Work instruction: Nothing in the entries should be altered. Write them out in full.
************
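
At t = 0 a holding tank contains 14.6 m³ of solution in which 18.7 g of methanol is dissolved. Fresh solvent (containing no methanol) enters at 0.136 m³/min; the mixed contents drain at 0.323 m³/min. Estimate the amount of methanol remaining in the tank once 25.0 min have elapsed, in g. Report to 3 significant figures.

9.60 g

Total volume: dV/dt = Q_in − Q_out = -0.18700 m³/min, so V(t) = 14.6 − 0.18700 t and V(25.0) = 9.9250 m³.
Solute balance: dm/dt = 0 − Q_out C = −Q_out m/V(t).
Separate: dm/m = −Q_out dt/V(t) ⇒ ln(m/m₀) = −(Q_out/(Q_in−Q_out)) ln(V/V₀).
m = m₀ (V₀/V)^(Q_out/(Q_in−Q_out)) = 18.7 × (14.6/9.9250)^(-1.7273) = 9.6009 g.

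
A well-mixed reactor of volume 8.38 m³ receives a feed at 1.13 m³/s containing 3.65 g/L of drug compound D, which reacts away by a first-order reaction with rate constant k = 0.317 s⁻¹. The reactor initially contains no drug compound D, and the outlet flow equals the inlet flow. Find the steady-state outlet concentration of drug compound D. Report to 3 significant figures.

1.09 g/L

Accumulation = in − out − consumed: V dC/dt = Q C_in − Q C − k V C.
Steady state (dC/dt = 0): C_ss = Q C_in/(Q + kV) = C_in/(1 + kV/Q).
C_ss = 1.13·3.65/(1.13 + 0.317·8.38) = 4.1245/3.7865 = 1.0893 g/L.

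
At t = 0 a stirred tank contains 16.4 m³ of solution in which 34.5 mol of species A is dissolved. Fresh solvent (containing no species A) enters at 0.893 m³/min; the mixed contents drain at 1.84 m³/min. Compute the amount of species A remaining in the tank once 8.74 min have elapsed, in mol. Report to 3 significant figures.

8.81 mol

Total volume: dV/dt = Q_in − Q_out = -0.94700 m³/min, so V(t) = 16.4 − 0.94700 t and V(8.74) = 8.1232 m³.
Species balance (pure solvent in): dm/dt = −Q_out · m/V(t).
Separate: dm/m = −Q_out dt/V(t) ⇒ ln(m/m₀) = −(Q_out/(Q_in−Q_out)) ln(V/V₀).
m = m₀ (V₀/V)^(Q_out/(Q_in−Q_out)) = 34.5 × (16.4/8.1232)^(-1.9430) = 8.8102 mol.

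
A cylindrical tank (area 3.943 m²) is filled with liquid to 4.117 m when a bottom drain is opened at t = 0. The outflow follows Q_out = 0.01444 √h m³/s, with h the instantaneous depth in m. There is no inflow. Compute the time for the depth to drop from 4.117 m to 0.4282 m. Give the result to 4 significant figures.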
************
Your response:
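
At t = 0 a holding tank contains 14.6 m³ of solution in which 18.7 g of methanol is dissolved. Fresh solvent (containing no methanol) enters at 0.136 m³/min; the mixed contents drain at 0.323 m³/min. Estimate the amount of methanol remaining in the tank once 25.0 min have elapsed, in g. Report to 3 significant figures.

9.60 g

Total volume: dV/dt = Q_in − Q_out = -0.18700 m³/min, so V(t) = 14.6 − 0.18700 t and V(25.0) = 9.9250 m³.
Solute balance: dm/dt = 0 − Q_out C = −Q_out m/V(t).
Separate: dm/m = −Q_out dt/V(t) ⇒ ln(m/m₀) = −(Q_out/(Q_in−Q_out)) ln(V/V₀).
m = m₀ (V₀/V)^(Q_out/(Q_in−Q_out)) = 18.7 × (14.6/9.9250)^(-1.7273) = 9.6009 g.

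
A well-mixed reactor of volume 8.38 m³ receives a feed at 1.13 m³/s containing 3.65 g/L of drug compound D, which reacts away by a first-order reaction with rate constant k = 0.317 s⁻¹. The reactor initially contains no drug compound D, and the outlet flow equals the inlet flow. Find the steady-state outlet concentration of drug compound D. Report to 3 significant figures.

1.09 g/L

Accumulation = in − out − consumed: V dC/dt = Q C_in − Q C − k V C.
Steady state (dC/dt = 0): C_ss = Q C_in/(Q + kV) = C_in/(1 + kV/Q).
C_ss = 1.13·3.65/(1.13 + 0.317·8.38) = 4.1245/3.7865 = 1.0893 g/L.

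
At t = 0 a stirred tank contains 16.4 m³ of solution in which 34.5 mol of species A is dissolved. Fresh solvent (containing no species A) enters at 0.893 m³/min; the mixed contents drain at 1.84 m³/min. Compute the amount of species A remaining in the tank once 8.74 min have elapsed, in mol. Report to 3 significant figures.

8.81 mol

Total volume: dV/dt = Q_in − Q_out = -0.94700 m³/min, so V(t) = 16.4 − 0.94700 t and V(8.74) = 8.1232 m³.
Species balance (pure solvent in): dm/dt = −Q_out · m/V(t).
Separate: dm/m = −Q_out dt/V(t) ⇒ ln(m/m₀) = −(Q_out/(Q_in−Q_out)) ln(V/V₀).
m = m₀ (V₀/V)^(Q_out/(Q_in−Q_out)) = 34.5 × (16.4/8.1232)^(-1.9430) = 8.8102 mol.

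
A cylindrical tank (area 3.943 m²) is filled with liquid to 4.117 m when a bottom drain is opened at t = 0. The outflow follows Q_out = 0.01444 √h m³/s, with h the instantaneous depth in m. There is no inflow. Compute the time for the depth to drop from 4.117 m to 0.4282 m. Give the result to 4 significant figures.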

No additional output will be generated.